Reproduce the data in full, exactly as it appears.

-*-

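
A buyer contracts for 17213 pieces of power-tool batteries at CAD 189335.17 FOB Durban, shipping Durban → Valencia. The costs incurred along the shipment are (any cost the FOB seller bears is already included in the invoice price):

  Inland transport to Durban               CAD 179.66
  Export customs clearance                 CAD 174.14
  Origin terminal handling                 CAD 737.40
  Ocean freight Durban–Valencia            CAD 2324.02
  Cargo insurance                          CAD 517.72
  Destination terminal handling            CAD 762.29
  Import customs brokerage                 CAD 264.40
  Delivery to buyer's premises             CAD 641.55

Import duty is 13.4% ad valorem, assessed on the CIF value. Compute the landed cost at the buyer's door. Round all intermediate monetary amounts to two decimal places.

Total landed cost: CAD 219596.86

FOB: the seller bears costs until goods are on board at the origin port; the buyer bears freight, insurance and all costs thereafter.
Already in the invoice (seller's account under FOB): inland to port, export clearance, origin terminal — exclude.
CIF value = FOB price + freight + insurance = 189335.17 + 2324.02 + 517.72 = 192176.91
Import duty = 192176.91 × 13.4% = 25751.71
Buyer bears: freight 2324.02 + insurance 517.72 + destination terminal 762.29 + brokerage 264.40 + delivery 641.55 + duty 25751.71 = 30261.69
Landed cost = invoice 189335.17 + 30261.69 = 219596.86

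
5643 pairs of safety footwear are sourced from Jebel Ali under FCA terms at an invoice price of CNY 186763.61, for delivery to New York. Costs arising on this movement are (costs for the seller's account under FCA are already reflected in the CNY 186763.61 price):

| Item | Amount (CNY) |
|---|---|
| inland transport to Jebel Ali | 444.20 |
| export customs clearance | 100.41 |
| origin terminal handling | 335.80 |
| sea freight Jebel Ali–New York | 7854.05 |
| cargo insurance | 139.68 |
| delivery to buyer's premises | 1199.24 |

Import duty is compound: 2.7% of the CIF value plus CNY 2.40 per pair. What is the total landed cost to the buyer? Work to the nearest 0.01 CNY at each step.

FCA: the seller delivers export-cleared goods to the carrier; the buyer bears costs from that point.
Already in the invoice (seller's account under FCA): inland to port, export clearance — exclude.
CIF value = FCA price + origin terminal + freight + insurance = 186763.61 + 335.80 + 7854.05 + 139.68 = 195093.14
Ad valorem component: 195093.14 × 2.7% = 5267.51
Specific component: 5643 × 2.40 = 13543.20
Import duty = 5267.51 + 13543.20 = 18810.71
Buyer bears: origin terminal 335.80 + freight 7854.05 + insurance 139.68 + delivery 1199.24 + duty 18810.71 = 28339.48
Landed cost = invoice 186763.61 + 28339.48 = 215103.09

Total landed cost: CNY 215103.09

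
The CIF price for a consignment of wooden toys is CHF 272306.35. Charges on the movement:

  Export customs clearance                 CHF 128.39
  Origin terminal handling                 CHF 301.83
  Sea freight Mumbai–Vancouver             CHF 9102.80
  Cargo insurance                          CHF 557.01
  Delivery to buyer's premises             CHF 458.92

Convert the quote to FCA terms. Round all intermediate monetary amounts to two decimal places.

FCA price: CHF 262344.71

Not relevant to the conversion: export clearance — on the seller under both CIF and FCA; already in the CIF price and stays in the FCA price. delivery — on the buyer under both terms; not part of either seller's price.
From CIF to FCA, the seller no longer bears: origin terminal, freight, insurance.
FCA price = 272306.35 − 301.83 − 9102.80 − 557.01 = 262344.71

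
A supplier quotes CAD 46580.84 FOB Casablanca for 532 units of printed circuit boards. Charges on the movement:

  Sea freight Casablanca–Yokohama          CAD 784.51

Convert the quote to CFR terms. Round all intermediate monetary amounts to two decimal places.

CFR price: CAD 47365.35

From FOB to CFR, the seller additionally bears: freight.
CFR price = 46580.84 + 784.51 = 47365.35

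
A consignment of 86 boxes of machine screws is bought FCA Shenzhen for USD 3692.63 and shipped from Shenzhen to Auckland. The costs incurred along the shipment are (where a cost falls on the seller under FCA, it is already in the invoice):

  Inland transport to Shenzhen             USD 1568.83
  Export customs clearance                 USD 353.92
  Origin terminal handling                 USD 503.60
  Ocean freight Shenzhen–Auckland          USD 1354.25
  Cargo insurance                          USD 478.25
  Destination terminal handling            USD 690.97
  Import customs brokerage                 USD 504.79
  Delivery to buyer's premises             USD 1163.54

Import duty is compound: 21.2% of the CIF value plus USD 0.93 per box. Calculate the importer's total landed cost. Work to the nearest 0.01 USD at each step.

Total landed cost: USD 9746.10

FCA: the seller delivers export-cleared goods to the carrier; the buyer bears costs from that point.
Already in the invoice (seller's account under FCA): inland to port, export clearance — exclude.
CIF value = FCA price + origin terminal + freight + insurance = 3692.63 + 503.60 + 1354.25 + 478.25 = 6028.73
Ad valorem component: 6028.73 × 21.2% = 1278.09
Specific component: 86 × 0.93 = 79.98
Import duty = 1278.09 + 79.98 = 1358.07
Buyer bears: origin terminal 503.60 + freight 1354.25 + insurance 478.25 + destination terminal 690.97 + brokerage 504.79 + delivery 1163.54 + duty 1358.07 = 6053.47
Landed cost = invoice 3692.63 + 6053.47 = 9746.10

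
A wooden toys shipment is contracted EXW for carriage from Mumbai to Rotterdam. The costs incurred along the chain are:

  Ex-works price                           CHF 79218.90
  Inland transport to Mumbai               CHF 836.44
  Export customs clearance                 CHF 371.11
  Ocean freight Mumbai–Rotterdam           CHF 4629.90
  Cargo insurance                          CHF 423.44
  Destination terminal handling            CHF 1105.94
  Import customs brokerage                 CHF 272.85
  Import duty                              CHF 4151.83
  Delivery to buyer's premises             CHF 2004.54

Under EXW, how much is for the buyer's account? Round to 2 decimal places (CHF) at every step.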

-*-

Answer for the task ▸
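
A buyer contracts for 17213 pieces of power-tool batteries at CAD 189335.17 FOB Durban, shipping Durban → Valencia. The costs incurred along the shipment are (any cost the FOB seller bears is already included in the invoice price):

  Inland transport to Durban               CAD 179.66
  Export customs clearance                 CAD 174.14
  Origin terminal handling                 CAD 737.40
  Ocean freight Durban–Valencia            CAD 2324.02
  Cargo insurance                          CAD 517.72
  Destination terminal handling            CAD 762.29
  Import customs brokerage                 CAD 264.40
  Delivery to buyer's premises             CAD 641.55

Import duty is 13.4% ad valorem, assessed on the CIF value. Compute the landed cost at the buyer's door. Round all intermediate monetary amounts to two decimal places.

Total landed cost: CAD 219596.86

FOB: the seller bears costs until goods are on board at the origin port; the buyer bears freight, insurance and all costs thereafter.
Already in the invoice (seller's account under FOB): inland to port, export clearance, origin terminal — exclude.
CIF value = FOB price + freight + insurance = 189335.17 + 2324.02 + 517.72 = 192176.91
Import duty = 192176.91 × 13.4% = 25751.71
Buyer bears: freight 2324.02 + insurance 517.72 + destination terminal 762.29 + brokerage 264.40 + delivery 641.55 + duty 25751.71 = 30261.69
Landed cost = invoice 189335.17 + 30261.69 = 219596.86

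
5643 pairs of safety footwear are sourced from Jebel Ali under FCA terms at an invoice price of CNY 186763.61, for delivery to New York. Costs arising on this movement are (costs for the seller's account under FCA are already reflected in the CNY 186763.61 price):

| Item | Amount (CNY) |
|---|---|
| inland transport to Jebel Ali | 444.20 |
| export customs clearance | 100.41 |
| origin terminal handling | 335.80 |
| sea freight Jebel Ali–New York | 7854.05 |
| cargo insurance | 139.68 |
| delivery to buyer's premises | 1199.24 |

Import duty is compound: 2.7% of the CIF value plus CNY 2.40 per pair. What is the total landed cost to the buyer? Work to the nearest 0.01 CNY at each step.

FCA: the seller delivers export-cleared goods to the carrier; the buyer bears costs from that point.
Already in the invoice (seller's account under FCA): inland to port, export clearance — exclude.
CIF value = FCA price + origin terminal + freight + insurance = 186763.61 + 335.80 + 7854.05 + 139.68 = 195093.14
Ad valorem component: 195093.14 × 2.7% = 5267.51
Specific component: 5643 × 2.40 = 13543.20
Import duty = 5267.51 + 13543.20 = 18810.71
Buyer bears: origin terminal 335.80 + freight 7854.05 + insurance 139.68 + delivery 1199.24 + duty 18810.71 = 28339.48
Landed cost = invoice 186763.61 + 28339.48 = 215103.09

Total landed cost: CNY 215103.09

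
The CIF price for a consignment of wooden toys is CHF 272306.35. Charges on the movement:

  Export customs clearance                 CHF 128.39
  Origin terminal handling                 CHF 301.83
  Sea freight Mumbai–Vancouver             CHF 9102.80
  Cargo insurance                          CHF 557.01
  Delivery to buyer's premises             CHF 458.92

Convert the quote to FCA terms. Round all intermediate monetary amounts to two decimal places.

FCA price: CHF 262344.71

Not relevant to the conversion: export clearance — on the seller under both CIF and FCA; already in the CIF price and stays in the FCA price. delivery — on the buyer under both terms; not part of either seller's price.
From CIF to FCA, the seller no longer bears: origin terminal, freight, insurance.
FCA price = 272306.35 − 301.83 − 9102.80 − 557.01 = 262344.71

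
A supplier quotes CAD 46580.84 FOB Casablanca for 532 units of printed circuit boards. Charges on the movement:

  Sea freight Casablanca–Yokohama          CAD 784.51

Convert the quote to CFR terms. Round all intermediate monetary amounts to two decimal places.

CFR price: CAD 47365.35

From FOB to CFR, the seller additionally bears: freight.
CFR price = 46580.84 + 784.51 = 47365.35

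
A consignment of 86 boxes of machine screws is bought FCA Shenzhen for USD 3692.63 and shipped from Shenzhen to Auckland. The costs incurred along the shipment are (where a cost falls on the seller under FCA, it is already in the invoice):

  Inland transport to Shenzhen             USD 1568.83
  Export customs clearance                 USD 353.92
  Origin terminal handling                 USD 503.60
  Ocean freight Shenzhen–Auckland          USD 1354.25
  Cargo insurance                          USD 478.25
  Destination terminal handling            USD 690.97
  Import customs brokerage                 USD 504.79
  Delivery to buyer's premises             USD 1163.54

Import duty is compound: 21.2% of the CIF value plus USD 0.93 per box. Calculate the importer's total landed cost. Work to the nearest 0.01 USD at each step.

Total landed cost: USD 9746.10

FCA: the seller delivers export-cleared goods to the carrier; the buyer bears costs from that point.
Already in the invoice (seller's account under FCA): inland to port, export clearance — exclude.
CIF value = FCA price + origin terminal + freight + insurance = 3692.63 + 503.60 + 1354.25 + 478.25 = 6028.73
Ad valorem component: 6028.73 × 21.2% = 1278.09
Specific component: 86 × 0.93 = 79.98
Import duty = 1278.09 + 79.98 = 1358.07
Buyer bears: origin terminal 503.60 + freight 1354.25 + insurance 478.25 + destination terminal 690.97 + brokerage 504.79 + delivery 1163.54 + duty 1358.07 = 6053.47
Landed cost = invoice 3692.63 + 6053.47 = 9746.10

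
A wooden toys shipment is contracted EXW for carriage from Mumbai to Rotterdam. The costs incurred along the chain are:

  Ex-works price                           CHF 79218.90
  Inland transport to Mumbai               CHF 836.44
  Export customs clearance                 CHF 371.11
  Ocean freight Mumbai–Rotterdam           CHF 4629.90
  Cargo insurance                          CHF 423.44
  Destination terminal handling            CHF 1105.94
  Import customs brokerage                 CHF 272.85
  Import duty                              CHF 4151.83
  Delivery to buyer's premises             CHF 2004.54

Under EXW, how much is for the buyer's account? Round to 2 decimal places (CHF) at every step.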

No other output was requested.